++++ Data for processing ++++

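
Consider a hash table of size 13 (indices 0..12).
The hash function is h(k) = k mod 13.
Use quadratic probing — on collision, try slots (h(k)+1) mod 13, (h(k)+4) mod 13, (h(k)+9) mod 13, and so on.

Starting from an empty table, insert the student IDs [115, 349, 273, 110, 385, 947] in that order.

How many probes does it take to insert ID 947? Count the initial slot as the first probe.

115: h=11 => slot 11
349: h=11, probe 11,12 => slot 12
273: h=0 => slot 0
110: h=6 => slot 6
385: h=8 => slot 8
947: h=11, probe 11,12,2 => slot 2
Table: [273, —, 947, —, —, —, 110, —, 385, —, —, 115, 349]

3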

++++

Only the lines from the opening of the material through the line with "Starting from an" should be echoed, exactly as written.

Result of this exercise:
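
Consider a hash table of size 13 (indices 0..12).
The hash function is h(k) = k mod 13.
Use quadratic probing — on collision, try slots (h(k)+1) mod 13, (h(k)+4) mod 13, (h(k)+9) mod 13, and so on.

Starting from an empty table, insert the student IDs [115, 349, 273, 110, 385, 947] in that order.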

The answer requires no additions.